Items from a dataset
##########

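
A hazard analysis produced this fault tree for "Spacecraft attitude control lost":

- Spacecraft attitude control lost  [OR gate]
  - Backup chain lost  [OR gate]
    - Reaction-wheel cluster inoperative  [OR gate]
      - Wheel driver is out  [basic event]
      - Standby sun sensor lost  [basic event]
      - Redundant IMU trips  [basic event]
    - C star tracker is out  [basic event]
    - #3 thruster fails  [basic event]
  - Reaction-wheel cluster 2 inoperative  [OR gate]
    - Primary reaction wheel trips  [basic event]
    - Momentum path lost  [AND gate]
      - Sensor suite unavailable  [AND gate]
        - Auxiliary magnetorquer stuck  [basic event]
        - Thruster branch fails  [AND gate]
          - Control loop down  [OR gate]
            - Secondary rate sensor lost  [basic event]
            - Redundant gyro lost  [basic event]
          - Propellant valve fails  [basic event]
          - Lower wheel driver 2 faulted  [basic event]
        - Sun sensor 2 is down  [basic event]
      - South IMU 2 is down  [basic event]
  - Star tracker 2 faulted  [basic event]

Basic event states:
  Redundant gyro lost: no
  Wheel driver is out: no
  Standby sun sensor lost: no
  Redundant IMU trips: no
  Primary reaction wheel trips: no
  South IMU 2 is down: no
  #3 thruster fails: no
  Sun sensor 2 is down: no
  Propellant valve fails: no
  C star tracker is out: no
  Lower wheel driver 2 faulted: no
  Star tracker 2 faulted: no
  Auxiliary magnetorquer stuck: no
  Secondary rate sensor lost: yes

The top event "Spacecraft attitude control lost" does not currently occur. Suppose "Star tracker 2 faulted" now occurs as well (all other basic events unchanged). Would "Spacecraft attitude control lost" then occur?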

##########

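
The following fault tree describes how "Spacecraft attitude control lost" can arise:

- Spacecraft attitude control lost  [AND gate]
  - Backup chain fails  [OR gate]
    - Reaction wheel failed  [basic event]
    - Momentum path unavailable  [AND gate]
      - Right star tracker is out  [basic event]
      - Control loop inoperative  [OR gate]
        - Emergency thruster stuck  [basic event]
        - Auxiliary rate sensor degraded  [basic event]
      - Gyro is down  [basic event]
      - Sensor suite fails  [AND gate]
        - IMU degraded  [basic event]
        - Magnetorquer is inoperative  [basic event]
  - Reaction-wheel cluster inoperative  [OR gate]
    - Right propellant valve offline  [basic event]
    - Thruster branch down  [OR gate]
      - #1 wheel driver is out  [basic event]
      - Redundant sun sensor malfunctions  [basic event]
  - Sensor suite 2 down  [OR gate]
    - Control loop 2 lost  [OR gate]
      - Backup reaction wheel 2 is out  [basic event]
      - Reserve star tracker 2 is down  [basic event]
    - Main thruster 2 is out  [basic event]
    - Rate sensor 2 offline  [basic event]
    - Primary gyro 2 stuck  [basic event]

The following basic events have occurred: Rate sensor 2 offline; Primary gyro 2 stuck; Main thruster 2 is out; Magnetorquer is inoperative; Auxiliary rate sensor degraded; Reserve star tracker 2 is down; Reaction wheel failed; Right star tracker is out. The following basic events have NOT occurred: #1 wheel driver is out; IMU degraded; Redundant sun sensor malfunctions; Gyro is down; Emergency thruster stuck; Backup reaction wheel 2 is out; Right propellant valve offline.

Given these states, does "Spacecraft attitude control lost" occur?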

##########

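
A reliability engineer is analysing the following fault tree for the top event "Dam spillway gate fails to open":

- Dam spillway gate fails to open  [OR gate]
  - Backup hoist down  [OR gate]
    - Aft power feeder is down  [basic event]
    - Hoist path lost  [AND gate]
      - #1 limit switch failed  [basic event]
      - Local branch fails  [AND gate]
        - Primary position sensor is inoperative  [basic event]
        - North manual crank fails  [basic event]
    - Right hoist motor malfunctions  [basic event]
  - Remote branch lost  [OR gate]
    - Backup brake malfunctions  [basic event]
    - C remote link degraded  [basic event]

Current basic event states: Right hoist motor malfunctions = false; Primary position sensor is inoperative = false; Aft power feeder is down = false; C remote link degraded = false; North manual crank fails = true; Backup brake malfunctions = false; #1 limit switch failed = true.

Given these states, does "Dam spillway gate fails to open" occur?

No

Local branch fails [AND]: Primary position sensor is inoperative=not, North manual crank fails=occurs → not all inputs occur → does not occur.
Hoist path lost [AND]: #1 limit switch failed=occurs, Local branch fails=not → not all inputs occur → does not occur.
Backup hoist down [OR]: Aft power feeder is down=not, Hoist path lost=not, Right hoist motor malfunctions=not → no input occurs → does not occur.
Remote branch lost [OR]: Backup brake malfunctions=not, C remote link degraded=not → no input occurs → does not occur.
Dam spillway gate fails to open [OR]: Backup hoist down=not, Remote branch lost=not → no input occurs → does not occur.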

##########

* _WHAT THE EXERCISE ASKS_: All lines above from the line with "- Sensor suite unavailable" through the line with "Star tracker 2 faulted: no", both included, are to be set down exactly, with nothing else.

* _RESULT OF THIS EXERCISE_:
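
      - Sensor suite unavailable  [AND gate]
        - Auxiliary magnetorquer stuck  [basic event]
        - Thruster branch fails  [AND gate]
          - Control loop down  [OR gate]
            - Secondary rate sensor lost  [basic event]
            - Redundant gyro lost  [basic event]
          - Propellant valve fails  [basic event]
          - Lower wheel driver 2 faulted  [basic event]
        - Sun sensor 2 is down  [basic event]
      - South IMU 2 is down  [basic event]
  - Star tracker 2 faulted  [basic event]

Basic event states:
  Redundant gyro lost: no
  Wheel driver is out: no
  Standby sun sensor lost: no
  Redundant IMU trips: no
  Primary reaction wheel trips: no
  South IMU 2 is down: no
  #3 thruster fails: no
  Sun sensor 2 is down: no
  Propellant valve fails: no
  C star tracker is out: no
  Lower wheel driver 2 faulted: no
  Star tracker 2 faulted: no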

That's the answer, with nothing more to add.